*THE DATA*:
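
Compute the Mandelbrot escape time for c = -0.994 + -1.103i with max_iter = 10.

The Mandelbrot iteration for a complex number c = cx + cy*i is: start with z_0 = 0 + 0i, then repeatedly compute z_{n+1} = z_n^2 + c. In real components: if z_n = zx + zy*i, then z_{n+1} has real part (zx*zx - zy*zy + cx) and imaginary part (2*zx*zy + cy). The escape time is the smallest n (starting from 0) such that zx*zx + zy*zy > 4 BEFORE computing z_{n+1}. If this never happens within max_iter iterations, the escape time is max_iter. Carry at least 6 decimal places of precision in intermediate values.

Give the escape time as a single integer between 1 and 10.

Answer: 3

Derivation:
z_0 = 0 + 0i, c = -0.9940 + -1.1030i
Iter 1: z = -0.9940 + -1.1030i, |z|^2 = 2.2046
Iter 2: z = -1.2226 + 1.0898i, |z|^2 = 2.6823
Iter 3: z = -0.6869 + -3.7676i, |z|^2 = 14.6669
Escaped at iteration 3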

*WORK TASK*:
Lines of the listing above that include the string "Mandelbrot" should each be copied.

*WRITTEN ANSWER*:
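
Compute the Mandelbrot escape time for c = -0.994 + -1.103i with max_iter = 10.
The Mandelbrot iteration for a complex number c = cx + cy*i is: start with z_0 = 0 + 0i, then repeatedly compute z_{n+1} = z_n^2 + c. In real components: if z_n = zx + zy*i, then z_{n+1} has real part (zx*zx - zy*zy + cx) and imaginary part (2*zx*zy + cy). The escape time is the smallest n (starting from 0) such that zx*zx + zy*zy > 4 BEFORE computing z_{n+1}. If this never happens within max_iter iterations, the escape time is max_iter. Carry at least 6 decimal places of precision in intermediate values.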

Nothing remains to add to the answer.